**YOUR GOAL**
Please write out the data below once more, exactly as it stands.

**RECORD SET**
^^^^^^^^^^^^^^^^
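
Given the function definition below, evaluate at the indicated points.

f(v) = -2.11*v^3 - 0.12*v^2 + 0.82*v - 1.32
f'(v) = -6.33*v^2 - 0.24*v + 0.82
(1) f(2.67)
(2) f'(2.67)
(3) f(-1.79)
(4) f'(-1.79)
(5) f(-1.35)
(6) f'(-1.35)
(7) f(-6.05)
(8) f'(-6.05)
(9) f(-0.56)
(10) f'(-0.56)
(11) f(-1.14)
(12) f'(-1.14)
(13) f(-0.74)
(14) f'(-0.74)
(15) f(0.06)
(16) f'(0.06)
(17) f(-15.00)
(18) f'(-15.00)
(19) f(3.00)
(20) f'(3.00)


(1) = -40.15
(2) = -44.95
(3) = 8.93
(4) = -19.03
(5) = 2.55
(6) = -10.39
(7) = 456.58
(8) = -229.42
(9) = -1.45
(10) = -1.03
(11) = 0.72
(12) = -7.13
(13) = -1.14
(14) = -2.47
(15) = -1.27
(16) = 0.78
(17) = 7080.63
(18) = -1419.83
(19) = -56.91
(20) = -56.87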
^^^^^^^^^^^^^^^^
**RESULT FOR THIS TASK**
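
Given the function definition below, evaluate at the indicated points.

f(v) = -2.11*v^3 - 0.12*v^2 + 0.82*v - 1.32
f'(v) = -6.33*v^2 - 0.24*v + 0.82
(1) f(2.67)
(2) f'(2.67)
(3) f(-1.79)
(4) f'(-1.79)
(5) f(-1.35)
(6) f'(-1.35)
(7) f(-6.05)
(8) f'(-6.05)
(9) f(-0.56)
(10) f'(-0.56)
(11) f(-1.14)
(12) f'(-1.14)
(13) f(-0.74)
(14) f'(-0.74)
(15) f(0.06)
(16) f'(0.06)
(17) f(-15.00)
(18) f'(-15.00)
(19) f(3.00)
(20) f'(3.00)


(1) = -40.15
(2) = -44.95
(3) = 8.93
(4) = -19.03
(5) = 2.55
(6) = -10.39
(7) = 456.58
(8) = -229.42
(9) = -1.45
(10) = -1.03
(11) = 0.72
(12) = -7.13
(13) = -1.14
(14) = -2.47
(15) = -1.27
(16) = 0.78
(17) = 7080.63
(18) = -1419.83
(19) = -56.91
(20) = -56.87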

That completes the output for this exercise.